[[ Source records open ]]

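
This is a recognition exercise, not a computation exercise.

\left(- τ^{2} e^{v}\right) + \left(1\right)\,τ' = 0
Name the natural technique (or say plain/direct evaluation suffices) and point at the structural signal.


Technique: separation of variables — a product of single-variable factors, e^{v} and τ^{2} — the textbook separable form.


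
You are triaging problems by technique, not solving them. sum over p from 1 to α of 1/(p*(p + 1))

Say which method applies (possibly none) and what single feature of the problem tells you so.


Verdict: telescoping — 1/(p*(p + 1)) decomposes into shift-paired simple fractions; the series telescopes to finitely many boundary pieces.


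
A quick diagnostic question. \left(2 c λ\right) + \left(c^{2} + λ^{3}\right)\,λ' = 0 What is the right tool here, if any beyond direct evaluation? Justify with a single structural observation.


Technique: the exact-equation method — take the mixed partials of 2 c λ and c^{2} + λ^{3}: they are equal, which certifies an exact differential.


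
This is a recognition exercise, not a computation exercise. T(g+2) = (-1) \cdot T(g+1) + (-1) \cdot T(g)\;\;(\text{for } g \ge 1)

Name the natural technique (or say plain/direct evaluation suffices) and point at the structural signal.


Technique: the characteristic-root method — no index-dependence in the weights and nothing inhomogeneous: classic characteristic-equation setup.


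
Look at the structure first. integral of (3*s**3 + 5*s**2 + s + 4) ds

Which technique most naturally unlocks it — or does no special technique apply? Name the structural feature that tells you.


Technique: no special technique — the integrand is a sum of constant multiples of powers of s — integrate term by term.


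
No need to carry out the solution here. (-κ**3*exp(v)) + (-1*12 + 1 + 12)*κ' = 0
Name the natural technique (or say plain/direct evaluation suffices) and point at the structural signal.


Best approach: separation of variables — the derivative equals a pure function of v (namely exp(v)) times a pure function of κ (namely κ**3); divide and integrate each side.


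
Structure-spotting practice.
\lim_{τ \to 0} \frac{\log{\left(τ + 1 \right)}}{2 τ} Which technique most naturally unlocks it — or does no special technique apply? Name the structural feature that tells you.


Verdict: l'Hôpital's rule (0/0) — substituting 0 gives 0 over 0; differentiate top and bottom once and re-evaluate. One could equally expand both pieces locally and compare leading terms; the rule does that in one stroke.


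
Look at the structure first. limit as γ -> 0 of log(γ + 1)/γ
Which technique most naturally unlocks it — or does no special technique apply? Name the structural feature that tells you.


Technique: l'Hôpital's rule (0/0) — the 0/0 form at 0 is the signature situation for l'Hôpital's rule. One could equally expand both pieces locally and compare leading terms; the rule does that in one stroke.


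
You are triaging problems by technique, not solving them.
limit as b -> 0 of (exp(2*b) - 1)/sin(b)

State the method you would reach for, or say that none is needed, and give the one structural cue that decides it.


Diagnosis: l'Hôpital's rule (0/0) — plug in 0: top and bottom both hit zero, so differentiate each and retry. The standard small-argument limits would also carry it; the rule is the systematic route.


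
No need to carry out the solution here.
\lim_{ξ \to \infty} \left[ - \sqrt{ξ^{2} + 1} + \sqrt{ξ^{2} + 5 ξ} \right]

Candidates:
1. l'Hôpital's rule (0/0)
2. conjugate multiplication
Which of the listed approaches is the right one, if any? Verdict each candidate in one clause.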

[[ Source records closed ]]

Your goal =>
From the first line of the records above to the line that contains "You are triaging problems by technique, not solving them. sum", quote each line exactly.

Exercise answer =>
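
This is a recognition exercise, not a computation exercise.

\left(- τ^{2} e^{v}\right) + \left(1\right)\,τ' = 0
Name the natural technique (or say plain/direct evaluation suffices) and point at the structural signal.


Technique: separation of variables — a product of single-variable factors, e^{v} and τ^{2} — the textbook separable form.


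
You are triaging problems by technique, not solving them. sum over p from 1 to α of 1/(p*(p + 1))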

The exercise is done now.